[Opening EXERCISE MATERIALS section]

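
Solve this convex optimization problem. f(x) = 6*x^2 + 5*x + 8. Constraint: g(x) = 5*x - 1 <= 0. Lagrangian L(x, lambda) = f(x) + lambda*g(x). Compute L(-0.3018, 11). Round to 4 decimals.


Step 1: Evaluate f(x).
f(-0.3018) = 6*(-0.3018)^2 + 5*(-0.3018) + 8 = 7.0375
Step 2: Evaluate g(x).
g(-0.3018) = 5*-0.3018 - 1 = -2.509
Step 3: Compute Lagrangian.
L = 7.0375 + 11*-2.509 = -20.5615


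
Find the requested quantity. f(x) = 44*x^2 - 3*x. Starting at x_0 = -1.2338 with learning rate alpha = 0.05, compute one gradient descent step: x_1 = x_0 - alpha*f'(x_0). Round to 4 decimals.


We compute the gradient at x_0 and apply the update.
f'(x) = 88*x - 3
f'(-1.2338) = 88*-1.2338 - 3 = -111.5744
x_1 = -1.2338 - 0.05*-111.5744 = 4.3449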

[Closing EXERCISE MATERIALS section]

§ WHAT TO DO:
Every one of the entries must be printed exactly.

§ RESULT FOR THIS TASK:
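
Solve this convex optimization problem. f(x) = 6*x^2 + 5*x + 8. Constraint: g(x) = 5*x - 1 <= 0. Lagrangian L(x, lambda) = f(x) + lambda*g(x). Compute L(-0.3018, 11). Round to 4 decimals.


Step 1: Evaluate f(x).
f(-0.3018) = 6*(-0.3018)^2 + 5*(-0.3018) + 8 = 7.0375
Step 2: Evaluate g(x).
g(-0.3018) = 5*-0.3018 - 1 = -2.509
Step 3: Compute Lagrangian.
L = 7.0375 + 11*-2.509 = -20.5615


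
Find the requested quantity. f(x) = 44*x^2 - 3*x. Starting at x_0 = -1.2338 with learning rate alpha = 0.05, compute one gradient descent step: x_1 = x_0 - alpha*f'(x_0). Round to 4 decimals.


We compute the gradient at x_0 and apply the update.
f'(x) = 88*x - 3
f'(-1.2338) = 88*-1.2338 - 3 = -111.5744
x_1 = -1.2338 - 0.05*-111.5744 = 4.3449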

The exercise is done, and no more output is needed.